___ AVAILABLE RECORDS

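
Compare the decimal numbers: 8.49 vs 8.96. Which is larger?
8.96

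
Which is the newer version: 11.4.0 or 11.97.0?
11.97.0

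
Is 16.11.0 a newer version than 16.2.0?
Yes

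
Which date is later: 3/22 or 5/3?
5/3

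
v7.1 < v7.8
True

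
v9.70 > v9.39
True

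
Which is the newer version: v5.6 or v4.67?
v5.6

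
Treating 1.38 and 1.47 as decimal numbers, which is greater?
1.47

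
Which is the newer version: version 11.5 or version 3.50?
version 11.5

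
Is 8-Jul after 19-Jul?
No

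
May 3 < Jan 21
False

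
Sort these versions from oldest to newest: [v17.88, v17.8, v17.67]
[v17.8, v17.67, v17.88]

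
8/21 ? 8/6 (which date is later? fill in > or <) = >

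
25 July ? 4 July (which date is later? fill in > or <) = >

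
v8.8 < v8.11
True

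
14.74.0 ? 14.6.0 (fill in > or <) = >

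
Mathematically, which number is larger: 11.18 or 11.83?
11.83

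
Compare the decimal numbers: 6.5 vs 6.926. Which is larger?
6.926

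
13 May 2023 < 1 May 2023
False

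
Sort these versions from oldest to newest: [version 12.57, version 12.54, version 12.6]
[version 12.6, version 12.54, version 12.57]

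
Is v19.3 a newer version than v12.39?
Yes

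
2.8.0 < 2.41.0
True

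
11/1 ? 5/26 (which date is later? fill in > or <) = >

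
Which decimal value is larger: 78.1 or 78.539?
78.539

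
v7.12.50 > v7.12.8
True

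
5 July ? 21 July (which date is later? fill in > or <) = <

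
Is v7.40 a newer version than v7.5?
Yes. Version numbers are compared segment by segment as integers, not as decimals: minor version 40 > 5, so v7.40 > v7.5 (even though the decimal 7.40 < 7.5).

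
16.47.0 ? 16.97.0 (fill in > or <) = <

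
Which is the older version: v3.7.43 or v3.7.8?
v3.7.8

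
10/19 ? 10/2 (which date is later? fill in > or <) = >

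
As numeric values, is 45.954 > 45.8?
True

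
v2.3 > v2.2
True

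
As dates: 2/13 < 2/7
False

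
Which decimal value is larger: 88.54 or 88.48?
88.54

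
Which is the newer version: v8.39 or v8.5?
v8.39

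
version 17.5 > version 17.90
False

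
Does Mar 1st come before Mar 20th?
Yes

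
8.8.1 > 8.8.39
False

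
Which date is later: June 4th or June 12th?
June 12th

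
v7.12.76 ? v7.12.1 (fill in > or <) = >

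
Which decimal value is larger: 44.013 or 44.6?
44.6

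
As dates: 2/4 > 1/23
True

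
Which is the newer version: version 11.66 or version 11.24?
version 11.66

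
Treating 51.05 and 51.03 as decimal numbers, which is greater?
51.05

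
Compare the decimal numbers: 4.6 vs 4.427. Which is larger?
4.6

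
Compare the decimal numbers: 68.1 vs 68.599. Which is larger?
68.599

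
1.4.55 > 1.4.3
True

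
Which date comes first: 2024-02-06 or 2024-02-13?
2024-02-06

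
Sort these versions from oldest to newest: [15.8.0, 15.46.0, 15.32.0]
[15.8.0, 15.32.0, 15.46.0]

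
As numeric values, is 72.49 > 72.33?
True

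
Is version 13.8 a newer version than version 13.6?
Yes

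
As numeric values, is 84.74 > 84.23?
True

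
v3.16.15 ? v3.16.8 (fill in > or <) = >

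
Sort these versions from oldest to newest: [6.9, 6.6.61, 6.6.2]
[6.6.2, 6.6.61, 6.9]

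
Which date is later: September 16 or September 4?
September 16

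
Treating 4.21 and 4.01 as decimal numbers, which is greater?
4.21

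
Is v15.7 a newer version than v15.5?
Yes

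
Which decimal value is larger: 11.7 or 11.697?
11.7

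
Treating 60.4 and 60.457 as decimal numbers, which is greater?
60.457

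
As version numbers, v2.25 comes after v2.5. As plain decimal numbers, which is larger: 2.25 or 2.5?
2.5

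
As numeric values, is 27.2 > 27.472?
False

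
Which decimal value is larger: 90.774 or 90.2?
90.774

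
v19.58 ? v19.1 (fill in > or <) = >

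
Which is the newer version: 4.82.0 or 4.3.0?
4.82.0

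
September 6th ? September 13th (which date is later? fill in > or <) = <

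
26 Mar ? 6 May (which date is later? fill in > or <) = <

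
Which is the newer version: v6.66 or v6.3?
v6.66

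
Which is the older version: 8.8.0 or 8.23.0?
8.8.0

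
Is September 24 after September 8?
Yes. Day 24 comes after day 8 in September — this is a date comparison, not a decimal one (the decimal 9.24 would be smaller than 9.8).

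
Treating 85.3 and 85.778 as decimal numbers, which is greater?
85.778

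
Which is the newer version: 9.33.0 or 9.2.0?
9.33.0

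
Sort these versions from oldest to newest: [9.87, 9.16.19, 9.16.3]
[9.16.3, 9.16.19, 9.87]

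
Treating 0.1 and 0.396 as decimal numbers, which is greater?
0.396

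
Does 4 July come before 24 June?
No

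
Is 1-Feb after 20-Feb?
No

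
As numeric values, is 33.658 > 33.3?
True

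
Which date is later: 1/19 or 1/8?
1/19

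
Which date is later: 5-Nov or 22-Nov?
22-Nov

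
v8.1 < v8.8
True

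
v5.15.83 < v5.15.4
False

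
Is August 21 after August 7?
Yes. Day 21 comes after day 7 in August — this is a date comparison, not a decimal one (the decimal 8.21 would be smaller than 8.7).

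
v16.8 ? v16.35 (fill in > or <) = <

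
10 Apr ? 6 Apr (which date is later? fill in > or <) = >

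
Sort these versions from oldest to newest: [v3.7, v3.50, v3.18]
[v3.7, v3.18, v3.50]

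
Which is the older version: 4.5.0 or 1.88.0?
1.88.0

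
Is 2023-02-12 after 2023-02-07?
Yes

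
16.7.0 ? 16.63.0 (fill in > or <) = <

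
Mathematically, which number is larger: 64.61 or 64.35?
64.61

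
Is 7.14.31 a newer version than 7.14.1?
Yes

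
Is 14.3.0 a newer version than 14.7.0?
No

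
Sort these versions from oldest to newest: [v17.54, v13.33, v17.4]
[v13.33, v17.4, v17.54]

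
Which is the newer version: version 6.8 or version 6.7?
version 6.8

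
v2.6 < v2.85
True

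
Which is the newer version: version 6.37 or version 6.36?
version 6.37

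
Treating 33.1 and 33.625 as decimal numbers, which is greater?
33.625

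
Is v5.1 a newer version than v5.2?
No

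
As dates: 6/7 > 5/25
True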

______
___ AVAILABLE RECORDS

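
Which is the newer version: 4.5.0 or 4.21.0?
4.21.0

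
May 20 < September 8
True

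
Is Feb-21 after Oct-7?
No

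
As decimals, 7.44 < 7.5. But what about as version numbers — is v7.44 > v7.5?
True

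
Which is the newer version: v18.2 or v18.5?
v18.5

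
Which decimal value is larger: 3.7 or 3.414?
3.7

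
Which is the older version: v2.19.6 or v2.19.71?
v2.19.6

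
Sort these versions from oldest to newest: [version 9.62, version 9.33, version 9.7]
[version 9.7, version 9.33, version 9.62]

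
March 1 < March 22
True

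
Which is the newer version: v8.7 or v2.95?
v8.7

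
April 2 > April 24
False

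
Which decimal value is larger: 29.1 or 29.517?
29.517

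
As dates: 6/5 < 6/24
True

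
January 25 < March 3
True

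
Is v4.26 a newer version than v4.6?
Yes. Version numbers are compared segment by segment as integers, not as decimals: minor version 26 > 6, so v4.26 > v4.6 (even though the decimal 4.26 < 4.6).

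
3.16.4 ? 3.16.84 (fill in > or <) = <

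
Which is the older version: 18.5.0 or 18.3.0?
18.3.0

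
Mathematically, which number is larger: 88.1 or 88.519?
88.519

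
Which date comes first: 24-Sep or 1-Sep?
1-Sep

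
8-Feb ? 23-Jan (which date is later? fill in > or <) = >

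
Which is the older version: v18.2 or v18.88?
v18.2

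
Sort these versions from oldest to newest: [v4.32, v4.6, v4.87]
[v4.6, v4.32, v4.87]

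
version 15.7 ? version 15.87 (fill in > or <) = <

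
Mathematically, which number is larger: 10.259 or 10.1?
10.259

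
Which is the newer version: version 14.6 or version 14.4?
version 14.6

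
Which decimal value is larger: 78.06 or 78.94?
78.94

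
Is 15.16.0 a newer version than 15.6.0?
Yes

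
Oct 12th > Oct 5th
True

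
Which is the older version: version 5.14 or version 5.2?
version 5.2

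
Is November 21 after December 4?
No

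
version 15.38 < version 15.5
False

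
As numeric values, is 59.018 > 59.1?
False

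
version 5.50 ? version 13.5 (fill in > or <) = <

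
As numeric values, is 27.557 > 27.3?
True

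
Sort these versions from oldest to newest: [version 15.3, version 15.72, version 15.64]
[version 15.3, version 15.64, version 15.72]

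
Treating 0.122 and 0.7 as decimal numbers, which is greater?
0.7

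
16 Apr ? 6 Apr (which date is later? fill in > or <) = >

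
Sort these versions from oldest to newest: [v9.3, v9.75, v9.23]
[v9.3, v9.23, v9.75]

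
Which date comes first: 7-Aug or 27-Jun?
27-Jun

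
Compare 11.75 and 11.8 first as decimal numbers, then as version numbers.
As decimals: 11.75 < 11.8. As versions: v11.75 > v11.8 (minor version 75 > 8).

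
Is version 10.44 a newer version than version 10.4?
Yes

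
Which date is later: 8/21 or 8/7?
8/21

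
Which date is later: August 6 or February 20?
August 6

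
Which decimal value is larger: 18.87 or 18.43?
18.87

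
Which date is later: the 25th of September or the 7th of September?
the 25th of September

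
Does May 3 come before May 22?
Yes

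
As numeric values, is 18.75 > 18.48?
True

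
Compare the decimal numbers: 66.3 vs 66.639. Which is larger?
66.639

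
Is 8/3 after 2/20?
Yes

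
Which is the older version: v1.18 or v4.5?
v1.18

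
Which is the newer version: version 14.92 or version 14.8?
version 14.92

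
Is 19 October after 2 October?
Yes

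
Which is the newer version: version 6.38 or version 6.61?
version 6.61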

______
___ AVAILABLE RECORDS

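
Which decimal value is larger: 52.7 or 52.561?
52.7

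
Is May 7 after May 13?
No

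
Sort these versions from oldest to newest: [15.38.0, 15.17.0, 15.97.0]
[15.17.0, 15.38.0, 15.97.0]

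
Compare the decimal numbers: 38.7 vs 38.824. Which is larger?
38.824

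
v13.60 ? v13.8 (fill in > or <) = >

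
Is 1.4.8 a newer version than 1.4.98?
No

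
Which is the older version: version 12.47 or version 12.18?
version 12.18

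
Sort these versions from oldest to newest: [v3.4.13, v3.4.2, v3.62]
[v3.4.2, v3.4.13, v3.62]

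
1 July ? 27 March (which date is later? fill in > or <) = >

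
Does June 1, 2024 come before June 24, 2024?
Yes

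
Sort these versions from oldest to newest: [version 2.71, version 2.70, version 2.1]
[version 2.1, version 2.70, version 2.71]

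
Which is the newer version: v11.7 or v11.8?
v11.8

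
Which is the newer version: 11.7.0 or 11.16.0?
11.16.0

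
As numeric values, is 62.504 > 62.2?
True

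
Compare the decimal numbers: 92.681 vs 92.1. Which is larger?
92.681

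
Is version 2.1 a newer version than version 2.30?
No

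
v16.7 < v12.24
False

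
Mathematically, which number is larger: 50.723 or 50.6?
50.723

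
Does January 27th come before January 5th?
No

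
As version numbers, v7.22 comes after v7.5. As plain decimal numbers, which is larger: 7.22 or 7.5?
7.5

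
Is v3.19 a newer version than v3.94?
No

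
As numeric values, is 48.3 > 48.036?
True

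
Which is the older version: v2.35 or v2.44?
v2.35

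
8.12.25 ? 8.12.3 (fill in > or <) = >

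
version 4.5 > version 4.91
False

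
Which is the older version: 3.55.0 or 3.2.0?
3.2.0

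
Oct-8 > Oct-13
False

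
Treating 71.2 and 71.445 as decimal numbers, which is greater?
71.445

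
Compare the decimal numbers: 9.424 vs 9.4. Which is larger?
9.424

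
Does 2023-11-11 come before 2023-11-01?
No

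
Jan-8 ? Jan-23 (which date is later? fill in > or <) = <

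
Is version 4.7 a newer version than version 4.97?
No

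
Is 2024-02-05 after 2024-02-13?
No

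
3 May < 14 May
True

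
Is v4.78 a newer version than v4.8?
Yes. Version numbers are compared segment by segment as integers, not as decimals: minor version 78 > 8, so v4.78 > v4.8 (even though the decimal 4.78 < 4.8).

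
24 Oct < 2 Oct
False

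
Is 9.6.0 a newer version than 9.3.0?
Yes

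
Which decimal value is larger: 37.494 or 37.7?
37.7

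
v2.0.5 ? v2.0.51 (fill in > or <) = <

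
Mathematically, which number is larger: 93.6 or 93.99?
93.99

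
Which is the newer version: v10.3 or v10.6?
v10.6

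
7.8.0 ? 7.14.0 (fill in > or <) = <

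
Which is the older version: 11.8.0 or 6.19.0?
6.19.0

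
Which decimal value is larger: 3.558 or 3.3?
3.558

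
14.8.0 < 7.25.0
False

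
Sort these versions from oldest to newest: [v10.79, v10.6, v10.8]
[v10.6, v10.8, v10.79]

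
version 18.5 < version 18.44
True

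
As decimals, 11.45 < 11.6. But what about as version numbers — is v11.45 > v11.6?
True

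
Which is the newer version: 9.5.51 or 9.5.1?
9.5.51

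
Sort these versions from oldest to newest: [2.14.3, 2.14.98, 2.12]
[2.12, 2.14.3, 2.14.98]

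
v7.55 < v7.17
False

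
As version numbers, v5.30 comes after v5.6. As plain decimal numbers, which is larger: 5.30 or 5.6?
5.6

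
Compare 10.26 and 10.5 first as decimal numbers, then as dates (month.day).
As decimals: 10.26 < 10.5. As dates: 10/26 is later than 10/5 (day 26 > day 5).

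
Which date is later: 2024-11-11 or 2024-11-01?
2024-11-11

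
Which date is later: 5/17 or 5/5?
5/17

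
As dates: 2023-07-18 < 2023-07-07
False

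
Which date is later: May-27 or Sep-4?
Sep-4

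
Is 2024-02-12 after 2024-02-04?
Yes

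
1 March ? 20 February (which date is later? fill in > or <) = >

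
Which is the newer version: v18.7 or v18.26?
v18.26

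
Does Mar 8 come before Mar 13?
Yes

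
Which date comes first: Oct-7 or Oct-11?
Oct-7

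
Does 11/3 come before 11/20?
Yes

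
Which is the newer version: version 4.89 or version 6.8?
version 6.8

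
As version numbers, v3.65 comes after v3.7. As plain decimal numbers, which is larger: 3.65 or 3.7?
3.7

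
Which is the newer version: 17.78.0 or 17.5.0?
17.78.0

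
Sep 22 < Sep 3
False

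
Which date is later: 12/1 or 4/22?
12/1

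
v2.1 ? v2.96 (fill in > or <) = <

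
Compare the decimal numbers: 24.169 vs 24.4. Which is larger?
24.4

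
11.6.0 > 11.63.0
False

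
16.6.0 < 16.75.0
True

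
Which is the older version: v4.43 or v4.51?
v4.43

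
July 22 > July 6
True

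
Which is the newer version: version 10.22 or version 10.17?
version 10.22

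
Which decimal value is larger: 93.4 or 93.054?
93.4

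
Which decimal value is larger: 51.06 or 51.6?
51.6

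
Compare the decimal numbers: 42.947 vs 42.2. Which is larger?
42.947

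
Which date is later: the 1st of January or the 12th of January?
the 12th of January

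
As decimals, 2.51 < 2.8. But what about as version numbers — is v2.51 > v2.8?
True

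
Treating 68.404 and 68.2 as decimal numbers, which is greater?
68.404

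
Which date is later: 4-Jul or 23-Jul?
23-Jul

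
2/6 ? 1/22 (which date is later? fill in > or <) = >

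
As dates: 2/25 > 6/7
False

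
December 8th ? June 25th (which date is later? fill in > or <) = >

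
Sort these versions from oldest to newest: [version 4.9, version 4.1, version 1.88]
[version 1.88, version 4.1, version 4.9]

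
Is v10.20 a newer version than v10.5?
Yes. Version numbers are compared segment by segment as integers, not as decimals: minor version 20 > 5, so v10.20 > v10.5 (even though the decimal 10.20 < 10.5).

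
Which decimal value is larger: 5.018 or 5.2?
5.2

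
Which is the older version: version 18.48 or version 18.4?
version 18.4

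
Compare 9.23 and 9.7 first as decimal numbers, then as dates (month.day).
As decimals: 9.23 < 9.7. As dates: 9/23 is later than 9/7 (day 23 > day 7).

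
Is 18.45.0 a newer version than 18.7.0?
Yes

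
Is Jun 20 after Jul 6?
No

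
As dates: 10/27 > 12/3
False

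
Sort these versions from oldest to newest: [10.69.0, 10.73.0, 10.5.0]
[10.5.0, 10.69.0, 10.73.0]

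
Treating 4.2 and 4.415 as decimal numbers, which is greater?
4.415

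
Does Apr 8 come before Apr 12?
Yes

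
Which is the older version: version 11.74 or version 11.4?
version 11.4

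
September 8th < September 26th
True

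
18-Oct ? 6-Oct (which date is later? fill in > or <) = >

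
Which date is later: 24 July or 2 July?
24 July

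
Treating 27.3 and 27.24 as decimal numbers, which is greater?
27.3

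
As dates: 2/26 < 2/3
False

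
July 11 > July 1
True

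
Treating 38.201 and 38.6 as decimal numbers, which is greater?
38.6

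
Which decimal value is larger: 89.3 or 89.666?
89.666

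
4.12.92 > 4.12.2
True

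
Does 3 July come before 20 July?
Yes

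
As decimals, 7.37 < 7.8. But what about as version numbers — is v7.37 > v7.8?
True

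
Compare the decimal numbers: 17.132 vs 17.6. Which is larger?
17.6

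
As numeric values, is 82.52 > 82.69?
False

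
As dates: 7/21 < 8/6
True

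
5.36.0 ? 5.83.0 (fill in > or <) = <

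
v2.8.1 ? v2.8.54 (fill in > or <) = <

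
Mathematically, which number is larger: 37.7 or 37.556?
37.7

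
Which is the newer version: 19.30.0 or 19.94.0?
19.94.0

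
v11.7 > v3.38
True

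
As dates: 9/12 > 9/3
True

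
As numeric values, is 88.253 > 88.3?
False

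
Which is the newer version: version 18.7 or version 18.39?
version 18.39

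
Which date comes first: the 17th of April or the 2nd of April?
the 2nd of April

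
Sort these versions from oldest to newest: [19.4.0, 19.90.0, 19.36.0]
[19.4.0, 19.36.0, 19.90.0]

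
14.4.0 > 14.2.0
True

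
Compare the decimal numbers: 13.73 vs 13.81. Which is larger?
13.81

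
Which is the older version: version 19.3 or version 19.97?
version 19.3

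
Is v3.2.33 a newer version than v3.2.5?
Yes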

______

» **PROBLEM TO WORK ON**: The expected answer is an exact copy of the lines above, beginning at the line with "v3.16.15 ? v3.16.8 (fill in > or <) = >" and ending at the line with "September 6th ?", with both ends in.

» **SOLUTION FOR THIS PROBLEM**:
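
v3.16.15 ? v3.16.8 (fill in > or <) = >

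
Sort these versions from oldest to newest: [6.9, 6.6.61, 6.6.2]
[6.6.2, 6.6.61, 6.9]

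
Which date is later: September 16 or September 4?
September 16

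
Treating 4.21 and 4.01 as decimal numbers, which is greater?
4.21

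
Is v15.7 a newer version than v15.5?
Yes

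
Which decimal value is larger: 11.7 or 11.697?
11.7

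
Treating 60.4 and 60.457 as decimal numbers, which is greater?
60.457

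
As version numbers, v2.25 comes after v2.5. As plain decimal numbers, which is larger: 2.25 or 2.5?
2.5

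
As numeric values, is 27.2 > 27.472?
False

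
Which decimal value is larger: 90.774 or 90.2?
90.774

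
v19.58 ? v19.1 (fill in > or <) = >

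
Which is the newer version: 4.82.0 or 4.3.0?
4.82.0

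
September 6th ? September 13th (which date is later? fill in > or <) = <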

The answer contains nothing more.